ACTIVITY ▸ After finding the line with "Free chlorine in" in the entries below, retype exactly each line from there through the line with "(a) To bring", including that final line.

GIVEN INFORMATION ▸
>>>

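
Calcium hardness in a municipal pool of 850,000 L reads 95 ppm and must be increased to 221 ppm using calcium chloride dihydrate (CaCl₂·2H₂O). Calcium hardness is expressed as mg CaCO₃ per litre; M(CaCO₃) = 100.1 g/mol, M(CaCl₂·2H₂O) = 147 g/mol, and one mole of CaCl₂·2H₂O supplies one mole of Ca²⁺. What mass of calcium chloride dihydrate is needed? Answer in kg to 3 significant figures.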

<<<
>>>

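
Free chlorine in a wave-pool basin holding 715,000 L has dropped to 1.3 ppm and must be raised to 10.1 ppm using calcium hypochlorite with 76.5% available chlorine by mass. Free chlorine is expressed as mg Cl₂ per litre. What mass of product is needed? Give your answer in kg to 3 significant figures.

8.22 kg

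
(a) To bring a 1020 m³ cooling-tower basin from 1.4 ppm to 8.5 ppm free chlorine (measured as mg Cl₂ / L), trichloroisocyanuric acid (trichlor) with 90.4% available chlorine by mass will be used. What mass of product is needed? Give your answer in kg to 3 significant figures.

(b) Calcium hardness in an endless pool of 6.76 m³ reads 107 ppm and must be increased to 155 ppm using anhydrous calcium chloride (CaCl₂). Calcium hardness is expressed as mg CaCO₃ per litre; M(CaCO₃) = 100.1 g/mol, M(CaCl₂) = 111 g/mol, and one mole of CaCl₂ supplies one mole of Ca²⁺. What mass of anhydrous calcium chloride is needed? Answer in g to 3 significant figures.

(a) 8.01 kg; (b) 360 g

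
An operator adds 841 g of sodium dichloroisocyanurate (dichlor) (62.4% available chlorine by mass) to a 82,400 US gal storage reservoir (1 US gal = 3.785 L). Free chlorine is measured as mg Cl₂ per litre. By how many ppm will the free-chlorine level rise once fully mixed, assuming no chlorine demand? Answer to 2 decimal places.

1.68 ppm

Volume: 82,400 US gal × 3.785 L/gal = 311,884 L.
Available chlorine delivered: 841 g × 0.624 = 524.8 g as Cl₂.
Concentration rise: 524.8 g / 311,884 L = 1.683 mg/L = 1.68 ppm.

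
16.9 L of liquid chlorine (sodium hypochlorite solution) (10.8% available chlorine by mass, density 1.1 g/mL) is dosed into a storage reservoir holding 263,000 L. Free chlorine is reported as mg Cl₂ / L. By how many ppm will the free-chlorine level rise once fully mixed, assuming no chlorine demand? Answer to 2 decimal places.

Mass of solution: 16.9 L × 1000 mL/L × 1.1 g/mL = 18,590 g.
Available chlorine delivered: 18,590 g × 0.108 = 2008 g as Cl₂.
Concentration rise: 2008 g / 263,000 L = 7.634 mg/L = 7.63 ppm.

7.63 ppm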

<<<
>>>

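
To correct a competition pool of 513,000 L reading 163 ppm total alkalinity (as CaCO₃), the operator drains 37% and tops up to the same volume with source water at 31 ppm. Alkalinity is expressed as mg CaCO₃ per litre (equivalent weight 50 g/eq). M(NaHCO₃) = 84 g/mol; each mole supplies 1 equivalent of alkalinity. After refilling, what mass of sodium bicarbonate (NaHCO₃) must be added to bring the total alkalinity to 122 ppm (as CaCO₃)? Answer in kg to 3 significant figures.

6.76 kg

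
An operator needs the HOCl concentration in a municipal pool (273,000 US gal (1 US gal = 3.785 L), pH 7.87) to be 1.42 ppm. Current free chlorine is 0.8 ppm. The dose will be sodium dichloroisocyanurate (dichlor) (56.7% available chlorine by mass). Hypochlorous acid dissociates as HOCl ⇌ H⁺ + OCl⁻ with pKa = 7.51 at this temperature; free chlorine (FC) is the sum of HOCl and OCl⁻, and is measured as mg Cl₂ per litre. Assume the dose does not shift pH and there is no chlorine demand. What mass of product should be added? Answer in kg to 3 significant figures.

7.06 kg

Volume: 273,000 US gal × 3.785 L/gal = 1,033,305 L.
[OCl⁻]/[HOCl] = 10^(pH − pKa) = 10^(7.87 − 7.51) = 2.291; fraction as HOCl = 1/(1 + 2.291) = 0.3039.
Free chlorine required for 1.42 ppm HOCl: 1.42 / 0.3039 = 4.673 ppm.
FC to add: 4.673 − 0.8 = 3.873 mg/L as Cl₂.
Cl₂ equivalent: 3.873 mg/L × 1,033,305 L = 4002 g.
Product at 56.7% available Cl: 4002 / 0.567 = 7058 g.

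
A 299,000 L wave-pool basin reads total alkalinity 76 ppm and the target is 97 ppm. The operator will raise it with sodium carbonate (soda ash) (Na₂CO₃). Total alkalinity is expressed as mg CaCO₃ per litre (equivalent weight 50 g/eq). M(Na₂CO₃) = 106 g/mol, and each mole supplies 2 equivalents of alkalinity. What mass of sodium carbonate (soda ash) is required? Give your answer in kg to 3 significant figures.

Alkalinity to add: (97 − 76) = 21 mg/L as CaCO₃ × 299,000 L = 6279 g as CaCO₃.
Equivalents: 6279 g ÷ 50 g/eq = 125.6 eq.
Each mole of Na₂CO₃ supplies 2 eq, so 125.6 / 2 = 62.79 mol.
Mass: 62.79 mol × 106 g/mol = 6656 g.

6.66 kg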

<<<

SOLUTION TO THE PROBLEM ▸
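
Free chlorine in a wave-pool basin holding 715,000 L has dropped to 1.3 ppm and must be raised to 10.1 ppm using calcium hypochlorite with 76.5% available chlorine by mass. Free chlorine is expressed as mg Cl₂ per litre. What mass of product is needed? Give your answer in kg to 3 significant figures.

8.22 kg

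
(a) To bring a 1020 m³ cooling-tower basin from 1.4 ppm to 8.5 ppm free chlorine (measured as mg Cl₂ / L), trichloroisocyanuric acid (trichlor) with 90.4% available chlorine by mass will be used. What mass of product is needed? Give your answer in kg to 3 significant figures.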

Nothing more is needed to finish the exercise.